▶ **Data provided**
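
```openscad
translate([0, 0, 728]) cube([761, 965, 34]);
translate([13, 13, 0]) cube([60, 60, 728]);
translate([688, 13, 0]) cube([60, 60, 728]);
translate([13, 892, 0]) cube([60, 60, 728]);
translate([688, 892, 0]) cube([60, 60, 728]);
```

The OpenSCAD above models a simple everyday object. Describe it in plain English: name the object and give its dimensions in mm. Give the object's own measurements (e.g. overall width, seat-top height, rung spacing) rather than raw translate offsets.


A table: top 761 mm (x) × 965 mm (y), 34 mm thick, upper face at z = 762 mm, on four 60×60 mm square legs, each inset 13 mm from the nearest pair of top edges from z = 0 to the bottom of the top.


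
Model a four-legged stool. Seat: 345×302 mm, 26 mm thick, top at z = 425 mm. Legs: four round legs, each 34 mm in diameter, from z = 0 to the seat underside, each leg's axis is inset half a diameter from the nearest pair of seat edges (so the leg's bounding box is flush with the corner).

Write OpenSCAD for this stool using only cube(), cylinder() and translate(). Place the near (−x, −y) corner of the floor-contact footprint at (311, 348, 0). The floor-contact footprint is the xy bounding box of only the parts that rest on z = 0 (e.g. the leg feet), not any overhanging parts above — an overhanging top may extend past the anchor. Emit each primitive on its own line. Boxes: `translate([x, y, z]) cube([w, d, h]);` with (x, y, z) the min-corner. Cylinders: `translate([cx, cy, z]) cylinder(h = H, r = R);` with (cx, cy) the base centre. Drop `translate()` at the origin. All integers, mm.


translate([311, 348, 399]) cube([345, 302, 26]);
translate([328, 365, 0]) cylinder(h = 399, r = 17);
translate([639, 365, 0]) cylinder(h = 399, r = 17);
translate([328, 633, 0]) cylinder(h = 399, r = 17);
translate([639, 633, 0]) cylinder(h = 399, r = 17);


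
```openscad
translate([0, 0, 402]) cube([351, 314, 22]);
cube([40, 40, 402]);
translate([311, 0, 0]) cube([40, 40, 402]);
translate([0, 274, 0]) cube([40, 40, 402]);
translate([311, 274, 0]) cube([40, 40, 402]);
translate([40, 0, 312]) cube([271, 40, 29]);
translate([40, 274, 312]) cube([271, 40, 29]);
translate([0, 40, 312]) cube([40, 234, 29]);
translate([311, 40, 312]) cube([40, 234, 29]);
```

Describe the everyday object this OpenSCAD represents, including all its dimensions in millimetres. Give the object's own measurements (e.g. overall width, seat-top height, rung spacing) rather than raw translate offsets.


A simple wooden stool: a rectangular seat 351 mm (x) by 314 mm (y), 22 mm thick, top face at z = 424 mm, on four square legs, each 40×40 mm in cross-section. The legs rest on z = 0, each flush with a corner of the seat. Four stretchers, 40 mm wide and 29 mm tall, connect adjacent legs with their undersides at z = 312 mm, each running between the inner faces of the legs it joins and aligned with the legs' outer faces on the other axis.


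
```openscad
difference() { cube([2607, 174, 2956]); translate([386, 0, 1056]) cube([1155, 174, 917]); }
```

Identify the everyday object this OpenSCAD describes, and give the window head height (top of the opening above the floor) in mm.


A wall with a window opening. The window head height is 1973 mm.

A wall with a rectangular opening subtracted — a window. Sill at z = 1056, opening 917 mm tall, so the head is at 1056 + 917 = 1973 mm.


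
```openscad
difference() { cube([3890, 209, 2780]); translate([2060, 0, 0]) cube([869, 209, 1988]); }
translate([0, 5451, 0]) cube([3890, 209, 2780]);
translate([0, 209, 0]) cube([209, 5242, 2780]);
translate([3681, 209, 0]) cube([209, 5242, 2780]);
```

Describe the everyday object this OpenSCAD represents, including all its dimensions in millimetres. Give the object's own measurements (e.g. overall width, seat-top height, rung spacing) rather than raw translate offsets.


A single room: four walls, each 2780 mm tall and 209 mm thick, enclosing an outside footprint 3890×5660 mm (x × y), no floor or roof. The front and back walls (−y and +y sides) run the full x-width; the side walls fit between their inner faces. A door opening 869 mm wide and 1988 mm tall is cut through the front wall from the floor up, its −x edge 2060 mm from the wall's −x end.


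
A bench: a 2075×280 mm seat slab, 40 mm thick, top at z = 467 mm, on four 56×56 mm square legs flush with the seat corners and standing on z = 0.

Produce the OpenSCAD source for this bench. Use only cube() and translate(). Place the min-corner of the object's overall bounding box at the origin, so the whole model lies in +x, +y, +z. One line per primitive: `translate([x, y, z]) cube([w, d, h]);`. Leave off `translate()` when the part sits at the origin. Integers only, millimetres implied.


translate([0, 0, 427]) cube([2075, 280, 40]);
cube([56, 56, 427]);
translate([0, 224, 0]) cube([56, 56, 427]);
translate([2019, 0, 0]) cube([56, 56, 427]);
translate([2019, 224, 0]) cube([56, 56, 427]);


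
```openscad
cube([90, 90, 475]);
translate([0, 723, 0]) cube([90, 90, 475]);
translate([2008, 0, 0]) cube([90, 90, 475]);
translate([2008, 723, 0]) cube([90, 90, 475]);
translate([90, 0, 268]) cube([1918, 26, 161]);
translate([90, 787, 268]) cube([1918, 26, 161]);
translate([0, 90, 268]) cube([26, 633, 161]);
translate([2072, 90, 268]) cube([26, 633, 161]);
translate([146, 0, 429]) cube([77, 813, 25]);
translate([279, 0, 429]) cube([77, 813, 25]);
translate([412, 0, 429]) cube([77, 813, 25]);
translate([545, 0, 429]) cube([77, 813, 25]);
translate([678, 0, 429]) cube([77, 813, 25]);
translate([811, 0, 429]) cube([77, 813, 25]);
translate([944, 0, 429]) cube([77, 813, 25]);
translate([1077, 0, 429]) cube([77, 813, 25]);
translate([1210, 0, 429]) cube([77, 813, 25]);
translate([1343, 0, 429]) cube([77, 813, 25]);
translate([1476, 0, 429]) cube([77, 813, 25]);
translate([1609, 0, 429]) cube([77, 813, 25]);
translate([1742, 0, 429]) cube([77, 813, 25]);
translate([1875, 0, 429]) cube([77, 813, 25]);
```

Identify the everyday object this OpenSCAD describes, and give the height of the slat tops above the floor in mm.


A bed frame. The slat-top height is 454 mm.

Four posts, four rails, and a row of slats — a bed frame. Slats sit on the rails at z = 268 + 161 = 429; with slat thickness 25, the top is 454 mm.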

▶ **What needs to be done**
Reproduce the material above exactly; please quote every line of it.

▶ **Answer space**
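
```openscad
translate([0, 0, 728]) cube([761, 965, 34]);
translate([13, 13, 0]) cube([60, 60, 728]);
translate([688, 13, 0]) cube([60, 60, 728]);
translate([13, 892, 0]) cube([60, 60, 728]);
translate([688, 892, 0]) cube([60, 60, 728]);
```

The OpenSCAD above models a simple everyday object. Describe it in plain English: name the object and give its dimensions in mm. Give the object's own measurements (e.g. overall width, seat-top height, rung spacing) rather than raw translate offsets.


A table: top 761 mm (x) × 965 mm (y), 34 mm thick, upper face at z = 762 mm, on four 60×60 mm square legs, each inset 13 mm from the nearest pair of top edges from z = 0 to the bottom of the top.


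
Model a four-legged stool. Seat: 345×302 mm, 26 mm thick, top at z = 425 mm. Legs: four round legs, each 34 mm in diameter, from z = 0 to the seat underside, each leg's axis is inset half a diameter from the nearest pair of seat edges (so the leg's bounding box is flush with the corner).

Write OpenSCAD for this stool using only cube(), cylinder() and translate(). Place the near (−x, −y) corner of the floor-contact footprint at (311, 348, 0). The floor-contact footprint is the xy bounding box of only the parts that rest on z = 0 (e.g. the leg feet), not any overhanging parts above — an overhanging top may extend past the anchor. Emit each primitive on its own line. Boxes: `translate([x, y, z]) cube([w, d, h]);` with (x, y, z) the min-corner. Cylinders: `translate([cx, cy, z]) cylinder(h = H, r = R);` with (cx, cy) the base centre. Drop `translate()` at the origin. All integers, mm.


translate([311, 348, 399]) cube([345, 302, 26]);
translate([328, 365, 0]) cylinder(h = 399, r = 17);
translate([639, 365, 0]) cylinder(h = 399, r = 17);
translate([328, 633, 0]) cylinder(h = 399, r = 17);
translate([639, 633, 0]) cylinder(h = 399, r = 17);


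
```openscad
translate([0, 0, 402]) cube([351, 314, 22]);
cube([40, 40, 402]);
translate([311, 0, 0]) cube([40, 40, 402]);
translate([0, 274, 0]) cube([40, 40, 402]);
translate([311, 274, 0]) cube([40, 40, 402]);
translate([40, 0, 312]) cube([271, 40, 29]);
translate([40, 274, 312]) cube([271, 40, 29]);
translate([0, 40, 312]) cube([40, 234, 29]);
translate([311, 40, 312]) cube([40, 234, 29]);
```

Describe the everyday object this OpenSCAD represents, including all its dimensions in millimetres. Give the object's own measurements (e.g. overall width, seat-top height, rung spacing) rather than raw translate offsets.


A simple wooden stool: a rectangular seat 351 mm (x) by 314 mm (y), 22 mm thick, top face at z = 424 mm, on four square legs, each 40×40 mm in cross-section. The legs rest on z = 0, each flush with a corner of the seat. Four stretchers, 40 mm wide and 29 mm tall, connect adjacent legs with their undersides at z = 312 mm, each running between the inner faces of the legs it joins and aligned with the legs' outer faces on the other axis.


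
```openscad
difference() { cube([2607, 174, 2956]); translate([386, 0, 1056]) cube([1155, 174, 917]); }
```

Identify the everyday object this OpenSCAD describes, and give the window head height (top of the opening above the floor) in mm.


A wall with a window opening. The window head height is 1973 mm.

A wall with a rectangular opening subtracted — a window. Sill at z = 1056, opening 917 mm tall, so the head is at 1056 + 917 = 1973 mm.


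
```openscad
difference() { cube([3890, 209, 2780]); translate([2060, 0, 0]) cube([869, 209, 1988]); }
translate([0, 5451, 0]) cube([3890, 209, 2780]);
translate([0, 209, 0]) cube([209, 5242, 2780]);
translate([3681, 209, 0]) cube([209, 5242, 2780]);
```

Describe the everyday object this OpenSCAD represents, including all its dimensions in millimetres. Give the object's own measurements (e.g. overall width, seat-top height, rung spacing) rather than raw translate offsets.


A single room: four walls, each 2780 mm tall and 209 mm thick, enclosing an outside footprint 3890×5660 mm (x × y), no floor or roof. The front and back walls (−y and +y sides) run the full x-width; the side walls fit between their inner faces. A door opening 869 mm wide and 1988 mm tall is cut through the front wall from the floor up, its −x edge 2060 mm from the wall's −x end.


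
A bench: a 2075×280 mm seat slab, 40 mm thick, top at z = 467 mm, on four 56×56 mm square legs flush with the seat corners and standing on z = 0.

Produce the OpenSCAD source for this bench. Use only cube() and translate(). Place the min-corner of the object's overall bounding box at the origin, so the whole model lies in +x, +y, +z. One line per primitive: `translate([x, y, z]) cube([w, d, h]);`. Leave off `translate()` when the part sits at the origin. Integers only, millimetres implied.


translate([0, 0, 427]) cube([2075, 280, 40]);
cube([56, 56, 427]);
translate([0, 224, 0]) cube([56, 56, 427]);
translate([2019, 0, 0]) cube([56, 56, 427]);
translate([2019, 224, 0]) cube([56, 56, 427]);


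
```openscad
cube([90, 90, 475]);
translate([0, 723, 0]) cube([90, 90, 475]);
translate([2008, 0, 0]) cube([90, 90, 475]);
translate([2008, 723, 0]) cube([90, 90, 475]);
translate([90, 0, 268]) cube([1918, 26, 161]);
translate([90, 787, 268]) cube([1918, 26, 161]);
translate([0, 90, 268]) cube([26, 633, 161]);
translate([2072, 90, 268]) cube([26, 633, 161]);
translate([146, 0, 429]) cube([77, 813, 25]);
translate([279, 0, 429]) cube([77, 813, 25]);
translate([412, 0, 429]) cube([77, 813, 25]);
translate([545, 0, 429]) cube([77, 813, 25]);
translate([678, 0, 429]) cube([77, 813, 25]);
translate([811, 0, 429]) cube([77, 813, 25]);
translate([944, 0, 429]) cube([77, 813, 25]);
translate([1077, 0, 429]) cube([77, 813, 25]);
translate([1210, 0, 429]) cube([77, 813, 25]);
translate([1343, 0, 429]) cube([77, 813, 25]);
translate([1476, 0, 429]) cube([77, 813, 25]);
translate([1609, 0, 429]) cube([77, 813, 25]);
translate([1742, 0, 429]) cube([77, 813, 25]);
translate([1875, 0, 429]) cube([77, 813, 25]);
```

Identify the everyday object this OpenSCAD describes, and give the height of the slat tops above the floor in mm.


A bed frame. The slat-top height is 454 mm.

Four posts, four rails, and a row of slats — a bed frame. Slats sit on the rails at z = 268 + 161 = 429; with slat thickness 25, the top is 454 mm.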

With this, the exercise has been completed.